Working line by line, output the entries below exactly as they appear.
----
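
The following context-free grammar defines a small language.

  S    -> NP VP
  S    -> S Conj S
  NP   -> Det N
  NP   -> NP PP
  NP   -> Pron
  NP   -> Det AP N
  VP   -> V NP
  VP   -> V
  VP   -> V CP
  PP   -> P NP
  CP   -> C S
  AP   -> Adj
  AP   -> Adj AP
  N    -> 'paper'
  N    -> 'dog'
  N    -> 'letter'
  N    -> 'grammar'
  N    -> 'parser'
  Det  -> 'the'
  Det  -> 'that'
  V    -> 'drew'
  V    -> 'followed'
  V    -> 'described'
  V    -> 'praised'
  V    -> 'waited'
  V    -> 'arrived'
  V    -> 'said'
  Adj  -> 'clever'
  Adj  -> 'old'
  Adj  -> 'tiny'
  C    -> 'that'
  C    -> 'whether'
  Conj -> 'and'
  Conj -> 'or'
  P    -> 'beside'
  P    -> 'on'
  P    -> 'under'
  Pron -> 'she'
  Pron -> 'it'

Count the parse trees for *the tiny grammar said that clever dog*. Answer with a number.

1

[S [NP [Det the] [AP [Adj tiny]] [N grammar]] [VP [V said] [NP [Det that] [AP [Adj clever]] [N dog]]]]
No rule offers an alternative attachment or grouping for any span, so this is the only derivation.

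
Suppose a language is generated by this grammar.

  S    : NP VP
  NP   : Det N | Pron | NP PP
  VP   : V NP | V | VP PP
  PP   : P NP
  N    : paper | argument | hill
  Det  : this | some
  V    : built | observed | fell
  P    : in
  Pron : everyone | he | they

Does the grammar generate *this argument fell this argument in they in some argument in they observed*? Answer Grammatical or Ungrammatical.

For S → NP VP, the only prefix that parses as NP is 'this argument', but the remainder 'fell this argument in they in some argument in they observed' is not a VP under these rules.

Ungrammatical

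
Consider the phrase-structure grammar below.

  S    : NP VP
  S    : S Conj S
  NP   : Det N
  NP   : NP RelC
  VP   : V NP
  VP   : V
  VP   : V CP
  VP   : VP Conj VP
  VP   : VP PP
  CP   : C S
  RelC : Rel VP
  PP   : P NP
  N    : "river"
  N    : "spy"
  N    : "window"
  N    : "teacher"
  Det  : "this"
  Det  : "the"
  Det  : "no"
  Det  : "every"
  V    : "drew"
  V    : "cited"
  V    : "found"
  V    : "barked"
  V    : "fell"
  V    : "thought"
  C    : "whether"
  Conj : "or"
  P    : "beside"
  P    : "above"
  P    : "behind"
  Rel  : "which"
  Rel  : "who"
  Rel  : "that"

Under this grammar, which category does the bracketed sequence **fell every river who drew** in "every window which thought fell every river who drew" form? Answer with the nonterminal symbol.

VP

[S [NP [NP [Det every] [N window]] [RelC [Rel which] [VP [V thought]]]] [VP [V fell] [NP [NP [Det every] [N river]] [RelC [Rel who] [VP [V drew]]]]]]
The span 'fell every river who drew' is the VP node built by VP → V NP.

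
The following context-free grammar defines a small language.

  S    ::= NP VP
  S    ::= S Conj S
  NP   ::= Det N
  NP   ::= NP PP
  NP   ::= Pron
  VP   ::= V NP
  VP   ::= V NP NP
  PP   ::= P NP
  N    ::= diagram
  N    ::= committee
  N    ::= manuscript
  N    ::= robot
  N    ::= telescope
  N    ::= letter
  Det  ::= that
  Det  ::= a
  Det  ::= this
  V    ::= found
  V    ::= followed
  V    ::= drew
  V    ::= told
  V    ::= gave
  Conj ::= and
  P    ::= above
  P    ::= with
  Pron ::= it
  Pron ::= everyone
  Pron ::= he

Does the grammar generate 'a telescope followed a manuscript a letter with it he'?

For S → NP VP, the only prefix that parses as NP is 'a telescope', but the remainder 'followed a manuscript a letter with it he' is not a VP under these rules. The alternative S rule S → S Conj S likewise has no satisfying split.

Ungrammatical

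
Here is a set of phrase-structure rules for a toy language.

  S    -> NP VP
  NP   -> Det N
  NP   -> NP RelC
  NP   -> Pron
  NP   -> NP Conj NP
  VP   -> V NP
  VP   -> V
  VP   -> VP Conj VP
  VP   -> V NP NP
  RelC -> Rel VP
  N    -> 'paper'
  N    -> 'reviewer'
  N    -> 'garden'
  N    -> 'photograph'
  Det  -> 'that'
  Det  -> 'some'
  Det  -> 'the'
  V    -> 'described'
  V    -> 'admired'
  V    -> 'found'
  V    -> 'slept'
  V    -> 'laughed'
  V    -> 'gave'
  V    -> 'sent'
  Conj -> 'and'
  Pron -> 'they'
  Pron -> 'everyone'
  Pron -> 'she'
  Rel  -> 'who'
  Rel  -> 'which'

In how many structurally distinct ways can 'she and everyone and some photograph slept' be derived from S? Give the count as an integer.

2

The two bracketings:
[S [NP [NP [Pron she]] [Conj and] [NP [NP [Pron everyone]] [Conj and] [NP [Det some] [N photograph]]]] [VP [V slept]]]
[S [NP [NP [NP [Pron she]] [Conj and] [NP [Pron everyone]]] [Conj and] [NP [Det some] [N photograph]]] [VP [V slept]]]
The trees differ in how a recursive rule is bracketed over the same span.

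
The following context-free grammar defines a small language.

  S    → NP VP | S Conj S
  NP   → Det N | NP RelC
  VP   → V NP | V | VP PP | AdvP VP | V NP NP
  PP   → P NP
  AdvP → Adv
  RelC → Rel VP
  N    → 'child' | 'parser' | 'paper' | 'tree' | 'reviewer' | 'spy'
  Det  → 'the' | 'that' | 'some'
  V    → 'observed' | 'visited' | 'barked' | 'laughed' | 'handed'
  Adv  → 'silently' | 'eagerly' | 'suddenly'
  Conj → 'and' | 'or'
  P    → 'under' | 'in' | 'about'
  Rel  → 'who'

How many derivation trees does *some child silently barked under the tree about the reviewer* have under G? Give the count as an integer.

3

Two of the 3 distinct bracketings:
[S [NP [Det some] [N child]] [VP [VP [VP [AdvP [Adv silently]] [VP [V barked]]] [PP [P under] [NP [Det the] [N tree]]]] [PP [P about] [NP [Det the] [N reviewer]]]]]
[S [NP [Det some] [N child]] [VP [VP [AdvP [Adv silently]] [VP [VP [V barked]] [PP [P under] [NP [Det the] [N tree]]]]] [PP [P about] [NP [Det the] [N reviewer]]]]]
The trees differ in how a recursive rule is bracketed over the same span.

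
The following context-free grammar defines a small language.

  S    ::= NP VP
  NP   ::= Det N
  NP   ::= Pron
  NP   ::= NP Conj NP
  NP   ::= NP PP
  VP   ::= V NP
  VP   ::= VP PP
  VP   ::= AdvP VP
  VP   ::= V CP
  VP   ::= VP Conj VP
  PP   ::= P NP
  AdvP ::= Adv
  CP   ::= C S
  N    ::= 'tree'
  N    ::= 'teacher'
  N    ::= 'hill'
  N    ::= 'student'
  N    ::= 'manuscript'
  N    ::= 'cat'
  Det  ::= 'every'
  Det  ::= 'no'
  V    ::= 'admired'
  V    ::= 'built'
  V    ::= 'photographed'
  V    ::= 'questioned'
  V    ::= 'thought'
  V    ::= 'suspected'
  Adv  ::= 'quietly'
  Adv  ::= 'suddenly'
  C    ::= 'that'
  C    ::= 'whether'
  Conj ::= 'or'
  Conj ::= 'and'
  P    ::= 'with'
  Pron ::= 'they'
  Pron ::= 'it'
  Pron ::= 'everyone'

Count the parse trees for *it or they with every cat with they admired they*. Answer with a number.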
----
> [Answer space]:
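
The following context-free grammar defines a small language.

  S    -> NP VP
  S    -> S Conj S
  NP   -> Det N
  NP   -> NP PP
  NP   -> Pron
  NP   -> Det AP N
  VP   -> V NP
  VP   -> V
  VP   -> V CP
  PP   -> P NP
  CP   -> C S
  AP   -> Adj
  AP   -> Adj AP
  N    -> 'paper'
  N    -> 'dog'
  N    -> 'letter'
  N    -> 'grammar'
  N    -> 'parser'
  Det  -> 'the'
  Det  -> 'that'
  V    -> 'drew'
  V    -> 'followed'
  V    -> 'described'
  V    -> 'praised'
  V    -> 'waited'
  V    -> 'arrived'
  V    -> 'said'
  Adj  -> 'clever'
  Adj  -> 'old'
  Adj  -> 'tiny'
  C    -> 'that'
  C    -> 'whether'
  Conj -> 'and'
  Conj -> 'or'
  P    -> 'beside'
  P    -> 'on'
  P    -> 'under'
  Pron -> 'she'
  Pron -> 'it'

Count the parse trees for *the tiny grammar said that clever dog*. Answer with a number.

1

[S [NP [Det the] [AP [Adj tiny]] [N grammar]] [VP [V said] [NP [Det that] [AP [Adj clever]] [N dog]]]]
No rule offers an alternative attachment or grouping for any span, so this is the only derivation.

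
Suppose a language is generated by this grammar.

  S    : NP VP
  NP   : Det N | Pron | NP PP
  VP   : V NP | V | VP PP
  PP   : P NP
  N    : paper | argument | hill
  Det  : this | some
  V    : built | observed | fell
  P    : in
  Pron : everyone | he | they

Does the grammar generate *this argument fell this argument in they in some argument in they observed*? Answer Grammatical or Ungrammatical.

For S → NP VP, the only prefix that parses as NP is 'this argument', but the remainder 'fell this argument in they in some argument in they observed' is not a VP under these rules.

Ungrammatical

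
Consider the phrase-structure grammar below.

  S    : NP VP
  S    : S Conj S
  NP   : Det N
  NP   : NP RelC
  VP   : V NP
  VP   : V
  VP   : V CP
  VP   : VP Conj VP
  VP   : VP PP
  CP   : C S
  RelC : Rel VP
  PP   : P NP
  N    : "river"
  N    : "spy"
  N    : "window"
  N    : "teacher"
  Det  : "this"
  Det  : "the"
  Det  : "no"
  Det  : "every"
  V    : "drew"
  V    : "cited"
  V    : "found"
  V    : "barked"
  V    : "fell"
  V    : "thought"
  C    : "whether"
  Conj : "or"
  P    : "beside"
  P    : "above"
  P    : "behind"
  Rel  : "which"
  Rel  : "who"
  Rel  : "that"

Under this grammar, which category does the bracketed sequence **fell every river who drew** in "every window which thought fell every river who drew" form? Answer with the nonterminal symbol.

VP

[S [NP [NP [Det every] [N window]] [RelC [Rel which] [VP [V thought]]]] [VP [V fell] [NP [NP [Det every] [N river]] [RelC [Rel who] [VP [V drew]]]]]]
The span 'fell every river who drew' is the VP node built by VP → V NP.

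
The following context-free grammar defines a small language.

  S    ::= NP VP
  S    ::= S Conj S
  NP   ::= Det N
  NP   ::= NP PP
  NP   ::= Pron
  VP   ::= V NP
  VP   ::= V NP NP
  PP   ::= P NP
  N    ::= diagram
  N    ::= committee
  N    ::= manuscript
  N    ::= robot
  N    ::= telescope
  N    ::= letter
  Det  ::= that
  Det  ::= a
  Det  ::= this
  V    ::= found
  V    ::= followed
  V    ::= drew
  V    ::= told
  V    ::= gave
  Conj ::= and
  P    ::= above
  P    ::= with
  Pron ::= it
  Pron ::= everyone
  Pron ::= he

Does the grammar generate 'a telescope followed a manuscript a letter with it he'?

For S → NP VP, the only prefix that parses as NP is 'a telescope', but the remainder 'followed a manuscript a letter with it he' is not a VP under these rules. The alternative S rule S → S Conj S likewise has no satisfying split.

Ungrammatical

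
Here is a set of phrase-structure rules for a toy language.

  S    -> NP VP
  NP   -> Det N
  NP   -> NP RelC
  NP   -> Pron
  NP   -> NP Conj NP
  VP   -> V NP
  VP   -> V
  VP   -> VP Conj VP
  VP   -> V NP NP
  RelC -> Rel VP
  N    -> 'paper'
  N    -> 'reviewer'
  N    -> 'garden'
  N    -> 'photograph'
  Det  -> 'that'
  Det  -> 'some'
  Det  -> 'the'
  V    -> 'described'
  V    -> 'admired'
  V    -> 'found'
  V    -> 'slept'
  V    -> 'laughed'
  V    -> 'gave'
  V    -> 'sent'
  Conj -> 'and'
  Pron -> 'they'
  Pron -> 'everyone'
  Pron -> 'she'
  Rel  -> 'who'
  Rel  -> 'which'

In how many structurally distinct ways can 'she and everyone and some photograph slept' be derived from S? Give the count as an integer.

2

The two bracketings:
[S [NP [NP [Pron she]] [Conj and] [NP [NP [Pron everyone]] [Conj and] [NP [Det some] [N photograph]]]] [VP [V slept]]]
[S [NP [NP [NP [Pron she]] [Conj and] [NP [Pron everyone]]] [Conj and] [NP [Det some] [N photograph]]] [VP [V slept]]]
The trees differ in how a recursive rule is bracketed over the same span.

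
The following context-free grammar defines a small language.

  S    → NP VP | S Conj S
  NP   → Det N | NP RelC
  VP   → V NP | V | VP PP | AdvP VP | V NP NP
  PP   → P NP
  AdvP → Adv
  RelC → Rel VP
  N    → 'child' | 'parser' | 'paper' | 'tree' | 'reviewer' | 'spy'
  Det  → 'the' | 'that' | 'some'
  V    → 'observed' | 'visited' | 'barked' | 'laughed' | 'handed'
  Adv  → 'silently' | 'eagerly' | 'suddenly'
  Conj → 'and' | 'or'
  P    → 'under' | 'in' | 'about'
  Rel  → 'who'

How many derivation trees does *some child silently barked under the tree about the reviewer* have under G? Give the count as an integer.

3

Two of the 3 distinct bracketings:
[S [NP [Det some] [N child]] [VP [VP [VP [AdvP [Adv silently]] [VP [V barked]]] [PP [P under] [NP [Det the] [N tree]]]] [PP [P about] [NP [Det the] [N reviewer]]]]]
[S [NP [Det some] [N child]] [VP [VP [AdvP [Adv silently]] [VP [VP [V barked]] [PP [P under] [NP [Det the] [N tree]]]]] [PP [P about] [NP [Det the] [N reviewer]]]]]
The trees differ in how a recursive rule is bracketed over the same span.

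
The following context-free grammar defines a small language.

  S    ::= NP VP
  NP   ::= Det N
  NP   ::= Pron
  NP   ::= NP Conj NP
  NP   ::= NP PP
  VP   ::= V NP
  VP   ::= VP PP
  VP   ::= AdvP VP
  VP   ::= V CP
  VP   ::= VP Conj VP
  PP   ::= P NP
  AdvP ::= Adv
  CP   ::= C S
  N    ::= 'tree'
  N    ::= 'teacher'
  N    ::= 'hill'
  N    ::= 'student'
  N    ::= 'manuscript'
  N    ::= 'cat'
  Det  ::= 'every'
  Det  ::= 'no'
  V    ::= 'admired'
  V    ::= 'built'
  V    ::= 'photographed'
  V    ::= 'questioned'
  V    ::= 'thought'
  V    ::= 'suspected'
  Adv  ::= 'quietly'
  Adv  ::= 'suddenly'
  C    ::= 'that'
  C    ::= 'whether'
  Conj ::= 'or'
  Conj ::= 'and'
  P    ::= 'with'
  Pron ::= 'they'
  Pron ::= 'it'
  Pron ::= 'everyone'

Count the parse trees for *it or they with every cat with they admired they*. Answer with a number.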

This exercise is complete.